::: Extracted data

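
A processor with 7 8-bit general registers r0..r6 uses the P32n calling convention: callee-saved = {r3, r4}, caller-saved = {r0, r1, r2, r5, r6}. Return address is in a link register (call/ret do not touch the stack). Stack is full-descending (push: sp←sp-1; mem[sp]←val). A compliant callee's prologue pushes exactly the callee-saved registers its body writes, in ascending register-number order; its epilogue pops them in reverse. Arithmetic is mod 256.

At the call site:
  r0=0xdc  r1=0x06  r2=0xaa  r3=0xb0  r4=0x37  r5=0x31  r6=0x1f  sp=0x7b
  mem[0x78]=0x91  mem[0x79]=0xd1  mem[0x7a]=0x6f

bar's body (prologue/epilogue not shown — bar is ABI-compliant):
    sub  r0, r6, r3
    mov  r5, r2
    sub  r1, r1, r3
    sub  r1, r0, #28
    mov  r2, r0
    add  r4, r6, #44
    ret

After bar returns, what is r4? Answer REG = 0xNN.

prologue: push r4 → mem[0x7a]=0x37, sp=0x7a
body[0] sub  r0, r6, r3 → r0=0x6f
body[1] mov  r5, r2 → r5=0xaa
body[2] sub  r1, r1, r3 → r1=0x56
body[3] sub  r1, r0, #28 → r1=0x53
body[4] mov  r2, r0 → r2=0x6f
body[5] add  r4, r6, #44 → r4=0x4b
epilogue: pop r4=0x37, sp=0x7b
r4 is callee-saved → restored

REG = 0x37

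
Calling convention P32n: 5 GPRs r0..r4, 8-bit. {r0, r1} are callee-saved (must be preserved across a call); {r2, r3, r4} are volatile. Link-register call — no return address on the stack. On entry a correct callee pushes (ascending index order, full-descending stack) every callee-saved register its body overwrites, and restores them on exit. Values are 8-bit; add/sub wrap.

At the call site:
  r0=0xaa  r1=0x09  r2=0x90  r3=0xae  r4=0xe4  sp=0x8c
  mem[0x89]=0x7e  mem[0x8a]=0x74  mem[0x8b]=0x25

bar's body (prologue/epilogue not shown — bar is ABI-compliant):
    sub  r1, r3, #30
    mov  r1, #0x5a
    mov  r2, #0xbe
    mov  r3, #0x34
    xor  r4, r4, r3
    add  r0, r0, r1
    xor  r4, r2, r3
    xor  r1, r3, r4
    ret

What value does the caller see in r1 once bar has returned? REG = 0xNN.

prologue: push r0 → mem[0x8b]=0xaa, sp=0x8b
prologue: push r1 → mem[0x8a]=0x09, sp=0x8a
body[0] sub  r1, r3, #30 → r1=0x90
body[1] mov  r1, #0x5a → r1=0x5a
body[2] mov  r2, #0xbe → r2=0xbe
body[3] mov  r3, #0x34 → r3=0x34
body[4] xor  r4, r4, r3 → r4=0xd0
body[5] add  r0, r0, r1 → r0=0x04
body[6] xor  r4, r2, r3 → r4=0x8a
body[7] xor  r1, r3, r4 → r1=0xbe
epilogue: pop r1=0x09, sp=0x8b
epilogue: pop r0=0xaa, sp=0x8c
r1 is callee-saved → restored

REG = 0x09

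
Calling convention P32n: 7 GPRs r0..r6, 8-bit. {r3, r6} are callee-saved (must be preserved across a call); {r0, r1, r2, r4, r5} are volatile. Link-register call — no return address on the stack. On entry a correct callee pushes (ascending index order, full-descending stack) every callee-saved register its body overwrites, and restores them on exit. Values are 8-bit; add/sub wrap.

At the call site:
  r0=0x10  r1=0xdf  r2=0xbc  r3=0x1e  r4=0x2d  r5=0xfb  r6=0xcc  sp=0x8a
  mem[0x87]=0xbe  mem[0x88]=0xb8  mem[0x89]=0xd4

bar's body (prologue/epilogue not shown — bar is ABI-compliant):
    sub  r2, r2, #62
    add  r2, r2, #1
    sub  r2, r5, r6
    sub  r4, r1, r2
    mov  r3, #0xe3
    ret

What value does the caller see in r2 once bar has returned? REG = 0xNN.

prologue: push r3 → mem[0x89]=0x1e, sp=0x89
body[0] sub  r2, r2, #62 → r2=0x7e
body[1] add  r2, r2, #1 → r2=0x7f
body[2] sub  r2, r5, r6 → r2=0x2f
body[3] sub  r4, r1, r2 → r4=0xb0
body[4] mov  r3, #0xe3 → r3=0xe3
epilogue: pop r3=0x1e, sp=0x8a
r2 is caller-saved → body value

REG = 0x2f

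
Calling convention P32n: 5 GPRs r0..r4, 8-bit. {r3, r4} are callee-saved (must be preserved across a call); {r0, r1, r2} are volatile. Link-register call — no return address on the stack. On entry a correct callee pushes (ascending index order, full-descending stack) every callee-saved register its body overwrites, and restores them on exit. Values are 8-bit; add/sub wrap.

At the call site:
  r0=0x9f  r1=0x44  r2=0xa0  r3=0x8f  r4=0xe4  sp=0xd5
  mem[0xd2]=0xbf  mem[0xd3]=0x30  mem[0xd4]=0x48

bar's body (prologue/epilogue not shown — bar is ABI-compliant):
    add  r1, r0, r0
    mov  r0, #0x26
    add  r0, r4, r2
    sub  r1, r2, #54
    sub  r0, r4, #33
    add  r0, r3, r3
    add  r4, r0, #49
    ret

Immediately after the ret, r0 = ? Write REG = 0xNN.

REG = 0x1e

prologue: push r4 → mem[0xd4]=0xe4, sp=0xd4
body[0] add  r1, r0, r0 → r1=0x3e
body[1] mov  r0, #0x26 → r0=0x26
body[2] add  r0, r4, r2 → r0=0x84
body[3] sub  r1, r2, #54 → r1=0x6a
body[4] sub  r0, r4, #33 → r0=0xc3
body[5] add  r0, r3, r3 → r0=0x1e
body[6] add  r4, r0, #49 → r4=0x4f
epilogue: pop r4=0xe4, sp=0xd5
r0 is caller-saved → body value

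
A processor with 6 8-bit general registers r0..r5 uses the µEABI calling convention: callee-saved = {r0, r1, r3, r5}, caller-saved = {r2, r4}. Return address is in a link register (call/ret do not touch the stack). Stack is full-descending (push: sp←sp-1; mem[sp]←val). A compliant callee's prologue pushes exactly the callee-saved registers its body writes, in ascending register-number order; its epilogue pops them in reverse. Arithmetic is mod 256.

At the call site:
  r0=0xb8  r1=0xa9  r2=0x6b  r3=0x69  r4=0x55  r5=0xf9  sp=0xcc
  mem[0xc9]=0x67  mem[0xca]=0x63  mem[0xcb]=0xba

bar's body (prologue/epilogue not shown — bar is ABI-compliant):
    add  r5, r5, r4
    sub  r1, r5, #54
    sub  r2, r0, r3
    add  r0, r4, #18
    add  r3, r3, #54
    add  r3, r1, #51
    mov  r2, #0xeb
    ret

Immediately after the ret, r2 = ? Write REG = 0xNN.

prologue: push r0 -> mem[0xcb]=0xb8, sp=0xcb
prologue: push r1 -> mem[0xca]=0xa9, sp=0xca
prologue: push r3 -> mem[0xc9]=0x69, sp=0xc9
prologue: push r5 -> mem[0xc8]=0xf9, sp=0xc8
body[0] add  r5, r5, r4 -> r5=0x4e
body[1] sub  r1, r5, #54 -> r1=0x18
body[2] sub  r2, r0, r3 -> r2=0x4f
body[3] add  r0, r4, #18 -> r0=0x67
body[4] add  r3, r3, #54 -> r3=0x9f
body[5] add  r3, r1, #51 -> r3=0x4b
body[6] mov  r2, #0xeb -> r2=0xeb
epilogue: pop r5=0xf9, sp=0xc9
epilogue: pop r3=0x69, sp=0xca
epilogue: pop r1=0xa9, sp=0xcb
epilogue: pop r0=0xb8, sp=0xcc
r2 is caller-saved -> body value

REG = 0xeb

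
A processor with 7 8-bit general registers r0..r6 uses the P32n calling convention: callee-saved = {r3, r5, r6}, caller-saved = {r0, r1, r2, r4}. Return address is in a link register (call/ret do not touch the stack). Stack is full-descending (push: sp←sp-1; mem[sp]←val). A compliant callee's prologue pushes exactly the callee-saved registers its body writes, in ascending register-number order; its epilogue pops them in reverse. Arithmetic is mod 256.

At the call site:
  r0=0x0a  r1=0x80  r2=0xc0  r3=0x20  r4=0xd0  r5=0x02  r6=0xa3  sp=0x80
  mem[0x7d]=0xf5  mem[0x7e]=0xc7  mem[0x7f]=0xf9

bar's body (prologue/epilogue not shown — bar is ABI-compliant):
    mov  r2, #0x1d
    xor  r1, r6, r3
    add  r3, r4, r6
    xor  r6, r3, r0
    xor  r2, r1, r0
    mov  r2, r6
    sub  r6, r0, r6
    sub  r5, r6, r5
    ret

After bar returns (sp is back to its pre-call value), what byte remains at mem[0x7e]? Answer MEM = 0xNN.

prologue: push r3 → mem[0x7f]=0x20, sp=0x7f
prologue: push r5 → mem[0x7e]=0x02, sp=0x7e
prologue: push r6 → mem[0x7d]=0xa3, sp=0x7d
body[0] mov  r2, #0x1d → r2=0x1d
body[1] xor  r1, r6, r3 → r1=0x83
body[2] add  r3, r4, r6 → r3=0x73
body[3] xor  r6, r3, r0 → r6=0x79
body[4] xor  r2, r1, r0 → r2=0x89
body[5] mov  r2, r6 → r2=0x79
body[6] sub  r6, r0, r6 → r6=0x91
body[7] sub  r5, r6, r5 → r5=0x8f
epilogue: pop r6=0xa3, sp=0x7e
epilogue: pop r5=0x02, sp=0x7f
epilogue: pop r3=0x20, sp=0x80
prologue pushed ['r3', 'r5', 'r6'] at ['0x7f', '0x7e', '0x7d']

MEM = 0x02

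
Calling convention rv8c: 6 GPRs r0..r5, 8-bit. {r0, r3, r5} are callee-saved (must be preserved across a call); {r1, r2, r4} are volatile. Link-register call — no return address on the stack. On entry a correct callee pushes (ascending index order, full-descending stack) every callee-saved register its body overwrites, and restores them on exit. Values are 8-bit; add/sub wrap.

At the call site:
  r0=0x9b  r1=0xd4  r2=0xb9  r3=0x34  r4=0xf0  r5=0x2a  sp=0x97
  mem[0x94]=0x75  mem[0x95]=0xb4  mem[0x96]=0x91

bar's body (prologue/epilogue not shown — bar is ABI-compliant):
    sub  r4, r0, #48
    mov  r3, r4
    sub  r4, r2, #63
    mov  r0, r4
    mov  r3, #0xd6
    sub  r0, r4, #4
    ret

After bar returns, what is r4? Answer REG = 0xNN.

REG = 0x7a

prologue: push r0 → mem[0x96]=0x9b, sp=0x96
prologue: push r3 → mem[0x95]=0x34, sp=0x95
body[0] sub  r4, r0, #48 → r4=0x6b
body[1] mov  r3, r4 → r3=0x6b
body[2] sub  r4, r2, #63 → r4=0x7a
body[3] mov  r0, r4 → r0=0x7a
body[4] mov  r3, #0xd6 → r3=0xd6
body[5] sub  r0, r4, #4 → r0=0x76
epilogue: pop r3=0x34, sp=0x96
epilogue: pop r0=0x9b, sp=0x97
r4 is caller-saved → body value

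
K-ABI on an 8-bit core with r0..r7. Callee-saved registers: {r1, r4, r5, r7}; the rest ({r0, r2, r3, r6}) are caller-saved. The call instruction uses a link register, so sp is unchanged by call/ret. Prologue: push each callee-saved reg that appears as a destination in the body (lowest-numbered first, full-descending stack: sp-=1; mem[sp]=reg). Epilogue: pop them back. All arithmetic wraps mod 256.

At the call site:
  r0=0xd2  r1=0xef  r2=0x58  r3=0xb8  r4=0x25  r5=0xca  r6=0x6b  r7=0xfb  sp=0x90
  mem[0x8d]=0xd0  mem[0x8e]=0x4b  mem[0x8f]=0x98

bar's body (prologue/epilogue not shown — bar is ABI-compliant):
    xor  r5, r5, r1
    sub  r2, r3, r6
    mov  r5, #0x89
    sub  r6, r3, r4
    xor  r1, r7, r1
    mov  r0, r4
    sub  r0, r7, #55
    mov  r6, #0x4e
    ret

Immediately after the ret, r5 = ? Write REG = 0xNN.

REG = 0xca

prologue: push r1 -> mem[0x8f]=0xef, sp=0x8f
prologue: push r5 -> mem[0x8e]=0xca, sp=0x8e
body[0] xor  r5, r5, r1 -> r5=0x25
body[1] sub  r2, r3, r6 -> r2=0x4d
body[2] mov  r5, #0x89 -> r5=0x89
body[3] sub  r6, r3, r4 -> r6=0x93
body[4] xor  r1, r7, r1 -> r1=0x14
body[5] mov  r0, r4 -> r0=0x25
body[6] sub  r0, r7, #55 -> r0=0xc4
body[7] mov  r6, #0x4e -> r6=0x4e
epilogue: pop r5=0xca, sp=0x8f
epilogue: pop r1=0xef, sp=0x90
r5 is callee-saved -> restored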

::::::

Problem statement: Tally the lines of the listing in which the string "correct" appears, and state the tally alone.

Answer area: 4